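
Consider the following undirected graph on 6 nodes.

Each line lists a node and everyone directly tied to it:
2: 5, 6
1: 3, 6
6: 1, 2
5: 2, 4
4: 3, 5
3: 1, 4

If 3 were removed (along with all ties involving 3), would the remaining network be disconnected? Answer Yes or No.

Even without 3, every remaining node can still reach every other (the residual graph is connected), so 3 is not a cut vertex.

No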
...
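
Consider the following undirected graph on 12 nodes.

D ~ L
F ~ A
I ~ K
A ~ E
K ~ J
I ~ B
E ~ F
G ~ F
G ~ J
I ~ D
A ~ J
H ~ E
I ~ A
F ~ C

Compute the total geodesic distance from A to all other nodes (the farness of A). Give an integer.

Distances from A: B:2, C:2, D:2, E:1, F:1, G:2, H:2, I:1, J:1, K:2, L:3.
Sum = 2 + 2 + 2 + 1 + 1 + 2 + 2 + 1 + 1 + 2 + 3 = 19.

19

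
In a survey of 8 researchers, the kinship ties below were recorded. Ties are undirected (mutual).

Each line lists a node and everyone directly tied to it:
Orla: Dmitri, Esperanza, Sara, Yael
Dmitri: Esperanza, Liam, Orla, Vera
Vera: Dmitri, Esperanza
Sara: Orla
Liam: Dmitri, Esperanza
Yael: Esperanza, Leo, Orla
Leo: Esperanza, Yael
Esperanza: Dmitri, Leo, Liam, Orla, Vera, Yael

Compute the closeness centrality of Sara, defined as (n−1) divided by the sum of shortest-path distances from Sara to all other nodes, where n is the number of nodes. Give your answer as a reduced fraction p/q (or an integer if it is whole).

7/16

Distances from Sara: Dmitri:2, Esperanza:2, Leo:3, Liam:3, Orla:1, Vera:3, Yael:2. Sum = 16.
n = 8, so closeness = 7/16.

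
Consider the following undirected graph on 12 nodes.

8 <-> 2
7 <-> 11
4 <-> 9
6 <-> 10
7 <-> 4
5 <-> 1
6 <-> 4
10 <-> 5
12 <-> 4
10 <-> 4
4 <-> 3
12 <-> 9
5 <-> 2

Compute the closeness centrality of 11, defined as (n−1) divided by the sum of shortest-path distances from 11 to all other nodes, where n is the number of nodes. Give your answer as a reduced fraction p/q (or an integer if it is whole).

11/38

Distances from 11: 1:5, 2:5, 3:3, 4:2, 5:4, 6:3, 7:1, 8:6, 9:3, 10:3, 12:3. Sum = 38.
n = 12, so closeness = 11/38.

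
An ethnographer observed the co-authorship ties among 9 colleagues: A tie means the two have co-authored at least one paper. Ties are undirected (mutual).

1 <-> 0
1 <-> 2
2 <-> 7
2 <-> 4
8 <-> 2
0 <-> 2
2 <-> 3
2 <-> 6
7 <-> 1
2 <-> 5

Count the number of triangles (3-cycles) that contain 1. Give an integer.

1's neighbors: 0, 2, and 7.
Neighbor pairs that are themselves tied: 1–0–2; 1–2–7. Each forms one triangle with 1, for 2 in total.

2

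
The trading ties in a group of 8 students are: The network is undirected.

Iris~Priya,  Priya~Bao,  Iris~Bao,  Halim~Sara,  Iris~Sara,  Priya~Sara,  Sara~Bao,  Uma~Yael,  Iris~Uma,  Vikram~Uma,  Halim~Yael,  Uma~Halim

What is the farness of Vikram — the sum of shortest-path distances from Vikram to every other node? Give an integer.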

- _The task_:
Look through the entries above, and wherever a line holds the word "Vikram", copy it.

- _Written response_:
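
Iris~Priya,  Priya~Bao,  Iris~Bao,  Halim~Sara,  Iris~Sara,  Priya~Sara,  Sara~Bao,  Uma~Yael,  Iris~Uma,  Vikram~Uma,  Halim~Yael,  Uma~Halim
What is the farness of Vikram — the sum of shortest-path distances from Vikram to every other node? Give an integer.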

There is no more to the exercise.